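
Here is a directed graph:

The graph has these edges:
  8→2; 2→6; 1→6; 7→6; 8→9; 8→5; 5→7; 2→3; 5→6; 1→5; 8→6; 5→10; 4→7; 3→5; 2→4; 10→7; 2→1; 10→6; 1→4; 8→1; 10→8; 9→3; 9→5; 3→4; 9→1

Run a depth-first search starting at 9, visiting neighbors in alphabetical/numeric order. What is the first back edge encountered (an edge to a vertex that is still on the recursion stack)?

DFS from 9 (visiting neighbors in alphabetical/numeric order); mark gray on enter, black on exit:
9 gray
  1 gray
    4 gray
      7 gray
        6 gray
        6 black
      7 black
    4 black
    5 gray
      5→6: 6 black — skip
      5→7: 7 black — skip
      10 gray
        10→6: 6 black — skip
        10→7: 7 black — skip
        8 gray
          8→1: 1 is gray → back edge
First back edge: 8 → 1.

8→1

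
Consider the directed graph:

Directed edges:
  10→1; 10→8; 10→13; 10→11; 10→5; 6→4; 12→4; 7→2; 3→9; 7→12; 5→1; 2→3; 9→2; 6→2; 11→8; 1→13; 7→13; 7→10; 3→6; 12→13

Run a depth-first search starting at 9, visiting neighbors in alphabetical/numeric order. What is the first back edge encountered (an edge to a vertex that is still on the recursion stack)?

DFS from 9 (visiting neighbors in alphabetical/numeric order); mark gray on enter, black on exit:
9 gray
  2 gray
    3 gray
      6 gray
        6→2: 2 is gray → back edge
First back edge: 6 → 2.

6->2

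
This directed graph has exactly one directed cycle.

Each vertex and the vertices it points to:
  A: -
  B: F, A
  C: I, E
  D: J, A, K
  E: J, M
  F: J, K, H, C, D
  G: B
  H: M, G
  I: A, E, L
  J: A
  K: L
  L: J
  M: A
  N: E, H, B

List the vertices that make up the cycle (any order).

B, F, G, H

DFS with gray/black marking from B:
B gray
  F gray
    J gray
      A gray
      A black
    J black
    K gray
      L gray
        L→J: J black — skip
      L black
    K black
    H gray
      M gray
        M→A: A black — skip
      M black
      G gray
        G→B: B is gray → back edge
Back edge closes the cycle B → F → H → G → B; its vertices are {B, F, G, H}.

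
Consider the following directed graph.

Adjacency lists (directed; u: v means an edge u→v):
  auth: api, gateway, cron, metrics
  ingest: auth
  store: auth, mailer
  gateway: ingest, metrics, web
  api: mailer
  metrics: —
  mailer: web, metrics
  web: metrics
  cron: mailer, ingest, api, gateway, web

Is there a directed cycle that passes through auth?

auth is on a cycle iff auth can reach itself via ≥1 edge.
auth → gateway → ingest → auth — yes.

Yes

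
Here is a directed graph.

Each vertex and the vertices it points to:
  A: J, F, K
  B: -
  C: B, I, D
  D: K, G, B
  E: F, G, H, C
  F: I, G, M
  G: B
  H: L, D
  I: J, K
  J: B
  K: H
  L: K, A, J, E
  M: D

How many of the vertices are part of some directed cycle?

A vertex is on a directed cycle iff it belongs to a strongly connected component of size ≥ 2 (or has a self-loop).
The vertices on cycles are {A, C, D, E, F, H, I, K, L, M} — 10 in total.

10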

※

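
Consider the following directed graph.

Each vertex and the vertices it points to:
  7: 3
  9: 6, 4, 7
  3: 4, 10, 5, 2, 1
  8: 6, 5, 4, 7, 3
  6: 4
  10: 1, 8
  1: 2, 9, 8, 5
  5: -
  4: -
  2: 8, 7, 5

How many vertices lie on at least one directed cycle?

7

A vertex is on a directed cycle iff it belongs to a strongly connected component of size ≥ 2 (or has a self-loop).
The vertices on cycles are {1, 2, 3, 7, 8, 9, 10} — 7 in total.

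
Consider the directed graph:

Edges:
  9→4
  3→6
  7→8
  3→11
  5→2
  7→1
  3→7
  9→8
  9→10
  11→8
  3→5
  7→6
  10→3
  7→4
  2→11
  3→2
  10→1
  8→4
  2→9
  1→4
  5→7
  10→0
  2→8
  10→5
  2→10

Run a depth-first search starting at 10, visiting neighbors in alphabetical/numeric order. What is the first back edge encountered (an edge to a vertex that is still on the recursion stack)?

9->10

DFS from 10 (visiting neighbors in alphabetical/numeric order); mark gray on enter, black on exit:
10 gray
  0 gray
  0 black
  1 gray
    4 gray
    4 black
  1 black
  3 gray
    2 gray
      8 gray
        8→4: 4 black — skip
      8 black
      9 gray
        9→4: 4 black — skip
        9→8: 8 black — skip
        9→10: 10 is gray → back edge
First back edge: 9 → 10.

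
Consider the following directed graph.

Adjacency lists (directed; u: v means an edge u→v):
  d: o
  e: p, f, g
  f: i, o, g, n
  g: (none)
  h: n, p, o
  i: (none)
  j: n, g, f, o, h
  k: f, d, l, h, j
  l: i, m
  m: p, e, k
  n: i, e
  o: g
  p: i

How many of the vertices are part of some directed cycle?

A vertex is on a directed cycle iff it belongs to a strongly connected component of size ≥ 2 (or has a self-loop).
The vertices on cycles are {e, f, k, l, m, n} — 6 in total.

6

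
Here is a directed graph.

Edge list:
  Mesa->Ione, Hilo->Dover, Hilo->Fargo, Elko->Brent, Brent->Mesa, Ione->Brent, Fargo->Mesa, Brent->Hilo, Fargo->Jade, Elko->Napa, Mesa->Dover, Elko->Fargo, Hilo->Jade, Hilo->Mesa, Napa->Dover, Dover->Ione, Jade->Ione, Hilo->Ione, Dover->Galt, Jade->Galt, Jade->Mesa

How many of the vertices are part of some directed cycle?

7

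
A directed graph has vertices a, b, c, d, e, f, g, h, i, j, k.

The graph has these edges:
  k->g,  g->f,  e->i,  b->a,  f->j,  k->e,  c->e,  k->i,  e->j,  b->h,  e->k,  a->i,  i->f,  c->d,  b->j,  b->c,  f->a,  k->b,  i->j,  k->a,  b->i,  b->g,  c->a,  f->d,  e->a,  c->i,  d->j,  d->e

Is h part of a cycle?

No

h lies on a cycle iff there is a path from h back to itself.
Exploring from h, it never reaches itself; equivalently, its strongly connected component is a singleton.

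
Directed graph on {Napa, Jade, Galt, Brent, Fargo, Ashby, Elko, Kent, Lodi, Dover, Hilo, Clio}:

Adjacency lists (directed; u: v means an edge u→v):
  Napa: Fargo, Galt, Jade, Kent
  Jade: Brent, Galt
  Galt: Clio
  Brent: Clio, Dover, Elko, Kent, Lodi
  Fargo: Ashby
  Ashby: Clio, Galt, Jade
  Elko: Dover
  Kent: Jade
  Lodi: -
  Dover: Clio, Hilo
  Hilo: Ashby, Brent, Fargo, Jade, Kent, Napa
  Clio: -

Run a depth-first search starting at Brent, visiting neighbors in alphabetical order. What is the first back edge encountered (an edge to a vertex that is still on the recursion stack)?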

※

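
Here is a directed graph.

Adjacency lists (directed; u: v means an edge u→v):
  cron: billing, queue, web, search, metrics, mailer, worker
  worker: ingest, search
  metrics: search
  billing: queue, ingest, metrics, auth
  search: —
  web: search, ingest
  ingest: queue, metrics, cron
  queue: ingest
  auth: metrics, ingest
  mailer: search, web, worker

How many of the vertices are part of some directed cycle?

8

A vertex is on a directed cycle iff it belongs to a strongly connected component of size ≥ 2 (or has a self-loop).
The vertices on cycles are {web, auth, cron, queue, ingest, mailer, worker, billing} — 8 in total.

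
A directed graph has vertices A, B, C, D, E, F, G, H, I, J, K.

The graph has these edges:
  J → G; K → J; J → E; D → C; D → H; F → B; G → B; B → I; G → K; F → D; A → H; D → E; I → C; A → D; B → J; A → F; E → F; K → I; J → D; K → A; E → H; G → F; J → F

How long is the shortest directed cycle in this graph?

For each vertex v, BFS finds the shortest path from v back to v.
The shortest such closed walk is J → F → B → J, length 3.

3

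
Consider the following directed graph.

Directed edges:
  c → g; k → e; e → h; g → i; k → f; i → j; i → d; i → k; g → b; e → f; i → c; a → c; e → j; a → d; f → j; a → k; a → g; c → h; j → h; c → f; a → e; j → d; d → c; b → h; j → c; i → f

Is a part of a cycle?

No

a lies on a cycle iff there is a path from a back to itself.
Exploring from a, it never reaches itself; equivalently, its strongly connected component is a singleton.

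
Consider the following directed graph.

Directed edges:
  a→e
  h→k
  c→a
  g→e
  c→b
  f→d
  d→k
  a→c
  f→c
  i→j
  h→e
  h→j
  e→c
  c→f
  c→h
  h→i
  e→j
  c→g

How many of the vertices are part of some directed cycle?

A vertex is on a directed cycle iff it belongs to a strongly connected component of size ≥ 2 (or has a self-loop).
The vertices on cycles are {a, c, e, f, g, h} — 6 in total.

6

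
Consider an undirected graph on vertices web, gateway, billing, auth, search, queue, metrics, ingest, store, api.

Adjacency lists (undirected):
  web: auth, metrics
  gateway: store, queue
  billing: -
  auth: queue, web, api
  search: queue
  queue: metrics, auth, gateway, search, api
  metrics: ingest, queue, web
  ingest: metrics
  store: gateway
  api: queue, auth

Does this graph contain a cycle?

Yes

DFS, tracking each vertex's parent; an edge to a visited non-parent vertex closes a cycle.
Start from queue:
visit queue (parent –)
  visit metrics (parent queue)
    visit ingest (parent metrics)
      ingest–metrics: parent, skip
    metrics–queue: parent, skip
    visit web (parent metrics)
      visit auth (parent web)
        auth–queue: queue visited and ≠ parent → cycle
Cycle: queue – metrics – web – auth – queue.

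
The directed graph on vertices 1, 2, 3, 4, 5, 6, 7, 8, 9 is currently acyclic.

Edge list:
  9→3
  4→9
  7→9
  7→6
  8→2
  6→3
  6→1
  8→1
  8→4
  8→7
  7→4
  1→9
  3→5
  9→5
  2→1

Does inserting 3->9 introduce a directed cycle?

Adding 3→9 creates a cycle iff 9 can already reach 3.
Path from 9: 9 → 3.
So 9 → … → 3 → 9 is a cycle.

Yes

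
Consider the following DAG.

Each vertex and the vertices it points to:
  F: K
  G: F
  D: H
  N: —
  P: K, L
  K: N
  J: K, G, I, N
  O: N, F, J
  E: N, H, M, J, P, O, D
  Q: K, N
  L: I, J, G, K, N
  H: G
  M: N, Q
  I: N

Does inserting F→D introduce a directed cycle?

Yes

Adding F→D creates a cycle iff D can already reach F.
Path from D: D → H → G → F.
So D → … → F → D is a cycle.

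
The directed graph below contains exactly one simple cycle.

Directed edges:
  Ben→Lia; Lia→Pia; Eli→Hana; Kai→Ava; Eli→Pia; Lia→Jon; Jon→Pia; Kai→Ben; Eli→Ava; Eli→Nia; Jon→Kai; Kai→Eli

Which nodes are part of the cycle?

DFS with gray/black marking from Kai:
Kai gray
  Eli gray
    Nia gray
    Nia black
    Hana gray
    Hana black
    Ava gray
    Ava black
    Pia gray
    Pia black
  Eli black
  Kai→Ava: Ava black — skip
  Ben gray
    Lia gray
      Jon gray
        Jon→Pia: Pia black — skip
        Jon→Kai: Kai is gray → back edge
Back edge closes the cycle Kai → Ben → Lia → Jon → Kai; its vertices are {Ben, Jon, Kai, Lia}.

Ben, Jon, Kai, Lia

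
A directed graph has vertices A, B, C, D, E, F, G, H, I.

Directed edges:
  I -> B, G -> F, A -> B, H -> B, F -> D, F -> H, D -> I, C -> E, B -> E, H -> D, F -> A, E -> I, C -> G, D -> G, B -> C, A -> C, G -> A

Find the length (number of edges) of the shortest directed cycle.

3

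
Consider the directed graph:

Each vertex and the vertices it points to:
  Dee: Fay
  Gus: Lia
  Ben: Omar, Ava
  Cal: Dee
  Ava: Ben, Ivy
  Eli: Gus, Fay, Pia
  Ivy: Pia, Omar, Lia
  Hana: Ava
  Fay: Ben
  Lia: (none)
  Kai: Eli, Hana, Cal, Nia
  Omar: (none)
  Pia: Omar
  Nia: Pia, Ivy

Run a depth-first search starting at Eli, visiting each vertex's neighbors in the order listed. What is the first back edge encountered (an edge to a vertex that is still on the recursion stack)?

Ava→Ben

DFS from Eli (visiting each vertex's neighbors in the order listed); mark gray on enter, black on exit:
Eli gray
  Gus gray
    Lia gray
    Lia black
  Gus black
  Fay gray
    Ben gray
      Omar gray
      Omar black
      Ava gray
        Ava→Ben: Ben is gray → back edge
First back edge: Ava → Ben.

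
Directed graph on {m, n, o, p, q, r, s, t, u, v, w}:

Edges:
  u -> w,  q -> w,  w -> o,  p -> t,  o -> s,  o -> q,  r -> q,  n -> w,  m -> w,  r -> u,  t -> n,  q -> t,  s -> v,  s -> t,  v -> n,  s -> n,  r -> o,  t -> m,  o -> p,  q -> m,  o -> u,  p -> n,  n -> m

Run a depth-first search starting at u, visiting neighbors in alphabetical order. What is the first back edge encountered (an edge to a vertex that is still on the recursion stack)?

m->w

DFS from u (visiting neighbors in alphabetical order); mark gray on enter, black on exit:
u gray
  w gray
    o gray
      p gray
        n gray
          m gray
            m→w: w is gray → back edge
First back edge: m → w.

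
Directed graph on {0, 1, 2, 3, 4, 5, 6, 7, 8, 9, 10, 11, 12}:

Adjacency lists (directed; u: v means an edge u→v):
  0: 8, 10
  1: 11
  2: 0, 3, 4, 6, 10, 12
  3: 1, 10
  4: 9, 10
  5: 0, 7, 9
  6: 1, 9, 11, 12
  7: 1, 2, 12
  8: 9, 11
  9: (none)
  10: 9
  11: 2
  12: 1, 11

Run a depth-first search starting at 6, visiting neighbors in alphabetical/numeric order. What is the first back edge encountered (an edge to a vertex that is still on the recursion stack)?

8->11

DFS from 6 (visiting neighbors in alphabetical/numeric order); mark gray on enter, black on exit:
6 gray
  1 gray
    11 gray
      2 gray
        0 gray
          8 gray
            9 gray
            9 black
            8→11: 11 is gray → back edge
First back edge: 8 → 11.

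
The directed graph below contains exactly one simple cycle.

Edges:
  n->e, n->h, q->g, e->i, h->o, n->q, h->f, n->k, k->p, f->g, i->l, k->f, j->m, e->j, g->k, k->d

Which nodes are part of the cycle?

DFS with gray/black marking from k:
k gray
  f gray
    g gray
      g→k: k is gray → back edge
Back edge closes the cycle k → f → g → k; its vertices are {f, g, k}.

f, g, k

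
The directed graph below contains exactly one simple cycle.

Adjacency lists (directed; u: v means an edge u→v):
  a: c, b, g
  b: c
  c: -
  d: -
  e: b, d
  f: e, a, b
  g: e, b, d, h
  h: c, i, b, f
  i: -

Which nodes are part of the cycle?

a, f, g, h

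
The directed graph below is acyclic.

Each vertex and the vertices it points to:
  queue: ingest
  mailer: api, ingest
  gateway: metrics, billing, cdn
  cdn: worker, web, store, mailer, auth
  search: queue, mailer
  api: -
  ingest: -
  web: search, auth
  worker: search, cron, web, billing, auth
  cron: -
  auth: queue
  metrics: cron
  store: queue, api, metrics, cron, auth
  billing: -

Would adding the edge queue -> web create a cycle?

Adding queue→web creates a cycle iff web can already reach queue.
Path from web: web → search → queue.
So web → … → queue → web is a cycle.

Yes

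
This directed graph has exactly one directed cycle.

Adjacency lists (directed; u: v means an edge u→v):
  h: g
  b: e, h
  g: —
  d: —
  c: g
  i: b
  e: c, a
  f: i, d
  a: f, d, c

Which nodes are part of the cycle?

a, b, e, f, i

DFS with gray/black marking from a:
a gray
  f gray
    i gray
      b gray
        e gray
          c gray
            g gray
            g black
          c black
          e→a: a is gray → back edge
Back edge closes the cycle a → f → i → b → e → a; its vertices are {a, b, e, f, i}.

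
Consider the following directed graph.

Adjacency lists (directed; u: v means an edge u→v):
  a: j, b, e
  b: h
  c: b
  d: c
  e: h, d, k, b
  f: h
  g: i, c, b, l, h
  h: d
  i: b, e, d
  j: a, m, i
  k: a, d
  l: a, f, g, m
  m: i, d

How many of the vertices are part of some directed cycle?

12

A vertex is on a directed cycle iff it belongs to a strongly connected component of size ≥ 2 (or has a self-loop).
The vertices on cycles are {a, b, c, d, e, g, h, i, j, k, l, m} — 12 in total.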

※

Would you please copy all lines in the data that contain the word "Kent"?

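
Directed graph on {Napa, Jade, Galt, Brent, Fargo, Ashby, Elko, Kent, Lodi, Dover, Hilo, Clio}:
  Napa: Fargo, Galt, Jade, Kent
  Brent: Clio, Dover, Elko, Kent, Lodi
  Kent: Jade
  Hilo: Ashby, Brent, Fargo, Jade, Kent, Napa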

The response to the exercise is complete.